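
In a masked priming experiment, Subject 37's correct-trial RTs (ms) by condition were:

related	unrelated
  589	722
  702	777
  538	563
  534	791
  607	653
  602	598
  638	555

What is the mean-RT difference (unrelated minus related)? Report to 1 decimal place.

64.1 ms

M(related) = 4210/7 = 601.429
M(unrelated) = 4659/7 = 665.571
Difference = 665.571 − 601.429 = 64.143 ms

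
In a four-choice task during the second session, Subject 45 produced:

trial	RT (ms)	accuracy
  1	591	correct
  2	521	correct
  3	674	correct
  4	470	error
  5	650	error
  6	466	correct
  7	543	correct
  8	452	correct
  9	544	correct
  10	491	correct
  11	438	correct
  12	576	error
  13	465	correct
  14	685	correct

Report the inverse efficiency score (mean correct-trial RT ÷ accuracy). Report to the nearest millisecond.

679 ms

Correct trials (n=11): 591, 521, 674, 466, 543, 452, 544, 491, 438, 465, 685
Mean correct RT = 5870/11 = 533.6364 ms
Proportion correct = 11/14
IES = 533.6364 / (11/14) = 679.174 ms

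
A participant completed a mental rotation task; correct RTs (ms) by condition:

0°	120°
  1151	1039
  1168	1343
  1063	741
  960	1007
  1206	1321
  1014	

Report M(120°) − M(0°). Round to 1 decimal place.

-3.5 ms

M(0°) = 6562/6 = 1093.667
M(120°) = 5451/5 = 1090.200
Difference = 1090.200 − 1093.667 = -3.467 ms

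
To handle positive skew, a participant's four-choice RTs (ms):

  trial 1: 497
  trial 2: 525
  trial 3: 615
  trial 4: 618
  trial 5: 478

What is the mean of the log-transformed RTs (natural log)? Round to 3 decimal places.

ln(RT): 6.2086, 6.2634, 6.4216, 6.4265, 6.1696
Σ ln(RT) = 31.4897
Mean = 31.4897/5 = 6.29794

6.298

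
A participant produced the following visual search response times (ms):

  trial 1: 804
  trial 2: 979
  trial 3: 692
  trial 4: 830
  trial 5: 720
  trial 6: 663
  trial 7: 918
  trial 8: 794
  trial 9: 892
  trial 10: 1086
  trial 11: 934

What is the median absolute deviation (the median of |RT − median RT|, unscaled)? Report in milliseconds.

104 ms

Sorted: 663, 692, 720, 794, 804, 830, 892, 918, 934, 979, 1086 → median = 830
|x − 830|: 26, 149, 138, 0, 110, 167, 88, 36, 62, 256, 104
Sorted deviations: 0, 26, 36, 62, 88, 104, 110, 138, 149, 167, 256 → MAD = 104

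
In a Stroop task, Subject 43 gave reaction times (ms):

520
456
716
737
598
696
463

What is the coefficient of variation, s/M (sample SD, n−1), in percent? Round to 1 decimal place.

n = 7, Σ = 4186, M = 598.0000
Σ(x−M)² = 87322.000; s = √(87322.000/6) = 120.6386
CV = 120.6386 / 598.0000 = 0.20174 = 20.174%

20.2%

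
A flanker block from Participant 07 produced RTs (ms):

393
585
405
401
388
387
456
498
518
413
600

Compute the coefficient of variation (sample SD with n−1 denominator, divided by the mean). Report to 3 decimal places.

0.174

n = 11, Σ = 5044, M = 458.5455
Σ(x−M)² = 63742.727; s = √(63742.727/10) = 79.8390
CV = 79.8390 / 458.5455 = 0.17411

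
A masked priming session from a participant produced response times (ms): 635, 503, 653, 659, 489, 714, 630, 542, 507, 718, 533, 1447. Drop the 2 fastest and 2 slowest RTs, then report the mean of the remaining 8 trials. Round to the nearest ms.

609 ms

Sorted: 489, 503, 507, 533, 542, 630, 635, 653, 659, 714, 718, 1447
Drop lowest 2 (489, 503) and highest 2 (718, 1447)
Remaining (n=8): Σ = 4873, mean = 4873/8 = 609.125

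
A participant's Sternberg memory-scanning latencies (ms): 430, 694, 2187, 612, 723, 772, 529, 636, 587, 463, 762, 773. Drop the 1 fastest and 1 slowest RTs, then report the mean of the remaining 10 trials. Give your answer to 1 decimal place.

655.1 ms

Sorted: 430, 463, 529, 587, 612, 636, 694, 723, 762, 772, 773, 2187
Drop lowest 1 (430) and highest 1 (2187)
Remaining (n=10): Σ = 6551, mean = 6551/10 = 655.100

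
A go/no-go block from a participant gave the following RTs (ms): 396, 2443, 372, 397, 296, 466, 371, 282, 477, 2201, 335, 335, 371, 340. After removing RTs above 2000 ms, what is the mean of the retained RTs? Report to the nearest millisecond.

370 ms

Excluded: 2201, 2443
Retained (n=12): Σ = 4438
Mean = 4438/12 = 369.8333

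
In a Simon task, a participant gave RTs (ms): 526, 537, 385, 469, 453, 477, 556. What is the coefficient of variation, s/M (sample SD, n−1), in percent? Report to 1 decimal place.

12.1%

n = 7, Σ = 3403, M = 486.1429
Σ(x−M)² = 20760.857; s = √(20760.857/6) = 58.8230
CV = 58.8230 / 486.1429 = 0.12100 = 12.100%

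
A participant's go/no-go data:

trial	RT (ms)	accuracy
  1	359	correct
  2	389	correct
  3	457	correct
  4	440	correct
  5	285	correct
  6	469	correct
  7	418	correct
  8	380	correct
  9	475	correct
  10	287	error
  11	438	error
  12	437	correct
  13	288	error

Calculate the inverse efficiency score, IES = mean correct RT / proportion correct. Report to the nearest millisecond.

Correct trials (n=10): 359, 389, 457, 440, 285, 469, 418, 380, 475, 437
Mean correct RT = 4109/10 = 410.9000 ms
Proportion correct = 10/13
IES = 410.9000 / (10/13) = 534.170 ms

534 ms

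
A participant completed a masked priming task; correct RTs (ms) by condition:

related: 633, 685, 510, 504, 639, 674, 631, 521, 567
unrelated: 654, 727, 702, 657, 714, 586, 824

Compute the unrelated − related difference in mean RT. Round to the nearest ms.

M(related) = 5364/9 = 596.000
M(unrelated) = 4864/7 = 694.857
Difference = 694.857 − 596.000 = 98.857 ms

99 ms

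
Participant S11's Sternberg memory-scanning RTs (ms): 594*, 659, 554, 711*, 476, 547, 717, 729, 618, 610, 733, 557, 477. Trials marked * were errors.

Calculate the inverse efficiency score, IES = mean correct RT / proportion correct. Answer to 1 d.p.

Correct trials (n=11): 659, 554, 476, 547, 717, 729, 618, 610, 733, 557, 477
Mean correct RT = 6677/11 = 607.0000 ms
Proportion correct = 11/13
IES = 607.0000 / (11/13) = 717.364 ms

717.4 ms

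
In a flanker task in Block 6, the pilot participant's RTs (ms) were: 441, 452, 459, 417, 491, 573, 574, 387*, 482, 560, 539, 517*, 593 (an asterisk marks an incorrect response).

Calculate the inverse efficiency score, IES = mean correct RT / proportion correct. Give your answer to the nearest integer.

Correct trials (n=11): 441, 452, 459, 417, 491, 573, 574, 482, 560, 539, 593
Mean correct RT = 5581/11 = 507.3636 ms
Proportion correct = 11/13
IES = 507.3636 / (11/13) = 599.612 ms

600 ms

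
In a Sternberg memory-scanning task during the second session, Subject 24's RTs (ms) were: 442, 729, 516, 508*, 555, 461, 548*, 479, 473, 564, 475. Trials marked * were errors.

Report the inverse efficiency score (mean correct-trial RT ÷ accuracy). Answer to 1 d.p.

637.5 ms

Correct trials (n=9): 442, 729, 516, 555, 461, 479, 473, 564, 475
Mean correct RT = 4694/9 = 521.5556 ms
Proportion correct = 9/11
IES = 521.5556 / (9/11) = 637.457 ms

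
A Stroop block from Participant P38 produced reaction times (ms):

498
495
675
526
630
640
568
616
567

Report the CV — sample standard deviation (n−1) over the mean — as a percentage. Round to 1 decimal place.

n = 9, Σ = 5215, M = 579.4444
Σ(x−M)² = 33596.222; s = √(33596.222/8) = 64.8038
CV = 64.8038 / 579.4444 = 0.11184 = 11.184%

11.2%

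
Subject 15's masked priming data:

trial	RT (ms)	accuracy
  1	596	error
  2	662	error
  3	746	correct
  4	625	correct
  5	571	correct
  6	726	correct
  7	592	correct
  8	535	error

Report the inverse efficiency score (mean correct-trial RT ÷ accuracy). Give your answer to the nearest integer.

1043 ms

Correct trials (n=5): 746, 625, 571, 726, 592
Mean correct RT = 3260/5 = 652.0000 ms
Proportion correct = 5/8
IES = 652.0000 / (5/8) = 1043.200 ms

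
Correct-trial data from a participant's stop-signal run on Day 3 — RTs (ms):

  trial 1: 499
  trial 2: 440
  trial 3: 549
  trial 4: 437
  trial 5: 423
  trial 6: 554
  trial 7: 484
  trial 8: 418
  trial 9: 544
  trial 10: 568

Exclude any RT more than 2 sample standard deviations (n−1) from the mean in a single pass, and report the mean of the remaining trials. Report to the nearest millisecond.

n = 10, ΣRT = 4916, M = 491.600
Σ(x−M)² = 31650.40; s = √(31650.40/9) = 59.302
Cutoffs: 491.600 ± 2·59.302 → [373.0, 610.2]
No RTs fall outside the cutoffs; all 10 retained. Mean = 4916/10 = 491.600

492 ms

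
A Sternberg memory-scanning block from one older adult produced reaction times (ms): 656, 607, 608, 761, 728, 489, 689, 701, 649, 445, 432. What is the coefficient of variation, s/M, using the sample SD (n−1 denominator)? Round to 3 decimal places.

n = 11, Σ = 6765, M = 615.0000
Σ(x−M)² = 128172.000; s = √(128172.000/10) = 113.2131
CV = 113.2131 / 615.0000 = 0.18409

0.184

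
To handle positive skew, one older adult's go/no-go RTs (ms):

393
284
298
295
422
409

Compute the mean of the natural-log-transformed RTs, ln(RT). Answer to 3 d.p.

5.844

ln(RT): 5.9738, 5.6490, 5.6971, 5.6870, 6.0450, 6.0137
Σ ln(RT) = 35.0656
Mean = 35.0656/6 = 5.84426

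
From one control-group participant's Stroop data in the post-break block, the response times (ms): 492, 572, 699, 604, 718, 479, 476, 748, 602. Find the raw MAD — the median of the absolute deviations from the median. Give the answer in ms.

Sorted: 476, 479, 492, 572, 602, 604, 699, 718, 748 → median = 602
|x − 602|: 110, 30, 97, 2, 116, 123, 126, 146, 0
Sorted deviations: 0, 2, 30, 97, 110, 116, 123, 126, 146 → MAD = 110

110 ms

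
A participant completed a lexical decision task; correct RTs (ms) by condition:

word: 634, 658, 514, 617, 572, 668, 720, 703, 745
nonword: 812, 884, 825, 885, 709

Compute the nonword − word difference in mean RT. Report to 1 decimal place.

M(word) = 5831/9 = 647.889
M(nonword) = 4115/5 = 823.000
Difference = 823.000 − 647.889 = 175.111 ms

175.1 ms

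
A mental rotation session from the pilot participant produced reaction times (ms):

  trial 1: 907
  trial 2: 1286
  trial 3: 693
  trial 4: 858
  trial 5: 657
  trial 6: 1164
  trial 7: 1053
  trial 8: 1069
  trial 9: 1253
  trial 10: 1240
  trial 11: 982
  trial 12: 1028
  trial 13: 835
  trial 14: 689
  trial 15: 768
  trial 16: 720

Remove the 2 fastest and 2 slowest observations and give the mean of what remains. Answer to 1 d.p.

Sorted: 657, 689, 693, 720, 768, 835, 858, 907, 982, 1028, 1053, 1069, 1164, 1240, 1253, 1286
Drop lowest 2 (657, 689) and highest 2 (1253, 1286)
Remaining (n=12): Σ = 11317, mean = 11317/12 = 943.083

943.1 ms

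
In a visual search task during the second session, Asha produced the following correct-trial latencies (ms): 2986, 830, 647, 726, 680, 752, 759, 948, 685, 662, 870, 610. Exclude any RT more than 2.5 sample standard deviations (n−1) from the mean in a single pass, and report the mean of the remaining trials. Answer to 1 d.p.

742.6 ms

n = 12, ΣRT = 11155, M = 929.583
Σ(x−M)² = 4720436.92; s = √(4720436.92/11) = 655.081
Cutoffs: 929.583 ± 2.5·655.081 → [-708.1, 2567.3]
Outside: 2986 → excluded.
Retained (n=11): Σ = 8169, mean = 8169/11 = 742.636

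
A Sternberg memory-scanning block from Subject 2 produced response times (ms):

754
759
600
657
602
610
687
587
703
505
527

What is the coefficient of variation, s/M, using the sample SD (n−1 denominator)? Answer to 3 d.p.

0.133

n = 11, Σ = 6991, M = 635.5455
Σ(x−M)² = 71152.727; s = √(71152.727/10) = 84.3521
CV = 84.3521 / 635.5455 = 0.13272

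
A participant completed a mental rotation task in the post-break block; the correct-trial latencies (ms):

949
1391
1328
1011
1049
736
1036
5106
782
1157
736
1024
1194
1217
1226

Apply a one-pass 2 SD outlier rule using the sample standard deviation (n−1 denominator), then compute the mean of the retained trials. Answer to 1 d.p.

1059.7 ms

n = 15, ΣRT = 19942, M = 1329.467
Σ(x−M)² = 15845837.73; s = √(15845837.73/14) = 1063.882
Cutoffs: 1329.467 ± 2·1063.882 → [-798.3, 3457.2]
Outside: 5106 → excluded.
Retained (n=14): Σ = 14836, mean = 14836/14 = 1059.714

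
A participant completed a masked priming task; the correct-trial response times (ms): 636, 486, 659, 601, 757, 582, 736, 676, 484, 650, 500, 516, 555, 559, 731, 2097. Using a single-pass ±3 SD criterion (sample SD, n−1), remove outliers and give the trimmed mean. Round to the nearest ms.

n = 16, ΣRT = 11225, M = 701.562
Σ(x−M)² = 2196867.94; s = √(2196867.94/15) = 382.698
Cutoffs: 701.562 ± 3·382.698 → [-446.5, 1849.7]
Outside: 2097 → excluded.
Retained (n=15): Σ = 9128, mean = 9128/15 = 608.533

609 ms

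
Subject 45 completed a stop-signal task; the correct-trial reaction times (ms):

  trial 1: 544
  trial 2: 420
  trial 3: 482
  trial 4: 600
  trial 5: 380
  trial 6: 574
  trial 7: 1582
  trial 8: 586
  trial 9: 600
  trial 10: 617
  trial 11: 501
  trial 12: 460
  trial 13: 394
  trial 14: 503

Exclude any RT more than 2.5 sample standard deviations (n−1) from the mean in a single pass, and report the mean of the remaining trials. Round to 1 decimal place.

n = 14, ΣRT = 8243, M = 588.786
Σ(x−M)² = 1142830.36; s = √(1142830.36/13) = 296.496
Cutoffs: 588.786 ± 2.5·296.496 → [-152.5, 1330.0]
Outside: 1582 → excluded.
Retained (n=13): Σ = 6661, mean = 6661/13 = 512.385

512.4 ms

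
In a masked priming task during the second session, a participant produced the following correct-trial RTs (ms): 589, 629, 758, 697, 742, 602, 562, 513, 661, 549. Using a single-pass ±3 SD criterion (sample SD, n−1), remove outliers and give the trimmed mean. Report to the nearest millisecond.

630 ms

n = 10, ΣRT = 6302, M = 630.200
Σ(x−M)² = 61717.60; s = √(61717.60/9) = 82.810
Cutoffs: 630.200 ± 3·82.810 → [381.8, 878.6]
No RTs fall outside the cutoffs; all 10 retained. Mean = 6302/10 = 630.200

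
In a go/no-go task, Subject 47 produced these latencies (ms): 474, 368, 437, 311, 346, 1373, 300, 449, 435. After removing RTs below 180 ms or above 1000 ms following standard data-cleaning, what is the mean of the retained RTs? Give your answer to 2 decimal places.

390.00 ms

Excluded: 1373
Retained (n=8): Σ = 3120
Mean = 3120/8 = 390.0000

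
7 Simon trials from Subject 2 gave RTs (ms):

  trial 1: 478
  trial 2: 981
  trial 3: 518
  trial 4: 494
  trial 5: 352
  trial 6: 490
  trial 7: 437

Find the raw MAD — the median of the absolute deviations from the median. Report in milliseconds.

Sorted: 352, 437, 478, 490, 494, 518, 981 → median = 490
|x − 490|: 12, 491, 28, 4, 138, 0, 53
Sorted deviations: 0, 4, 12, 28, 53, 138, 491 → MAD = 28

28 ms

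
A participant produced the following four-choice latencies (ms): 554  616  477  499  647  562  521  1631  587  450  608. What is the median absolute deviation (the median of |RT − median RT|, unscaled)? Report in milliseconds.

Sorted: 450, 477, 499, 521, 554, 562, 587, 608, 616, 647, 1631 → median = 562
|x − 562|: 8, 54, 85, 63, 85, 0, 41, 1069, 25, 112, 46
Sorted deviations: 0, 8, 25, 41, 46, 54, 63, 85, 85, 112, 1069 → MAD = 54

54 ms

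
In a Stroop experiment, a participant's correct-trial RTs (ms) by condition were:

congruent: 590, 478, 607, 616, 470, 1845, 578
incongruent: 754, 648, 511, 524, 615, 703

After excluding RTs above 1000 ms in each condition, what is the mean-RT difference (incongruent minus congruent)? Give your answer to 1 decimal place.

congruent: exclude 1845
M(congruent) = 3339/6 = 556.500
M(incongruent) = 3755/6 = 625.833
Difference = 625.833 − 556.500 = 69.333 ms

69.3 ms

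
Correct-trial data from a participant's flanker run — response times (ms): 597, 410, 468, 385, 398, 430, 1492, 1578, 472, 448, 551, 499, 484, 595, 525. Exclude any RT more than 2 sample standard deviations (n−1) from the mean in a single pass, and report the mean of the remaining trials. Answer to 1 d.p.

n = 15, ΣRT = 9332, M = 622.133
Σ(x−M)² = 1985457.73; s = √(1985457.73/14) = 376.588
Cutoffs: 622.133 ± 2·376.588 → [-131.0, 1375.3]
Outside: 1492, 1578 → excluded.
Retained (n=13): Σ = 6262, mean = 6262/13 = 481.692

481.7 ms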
------------------------------------------------------------
=== TO DO ===
All lines with the string "rotation" must be copied from the data.

=== TASK ANSWER ===
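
A participant completed a mental rotation task; correct RTs (ms) by condition:
A mental rotation session from the pilot participant produced reaction times (ms):
A participant completed a mental rotation task in the post-break block; the correct-trial latencies (ms):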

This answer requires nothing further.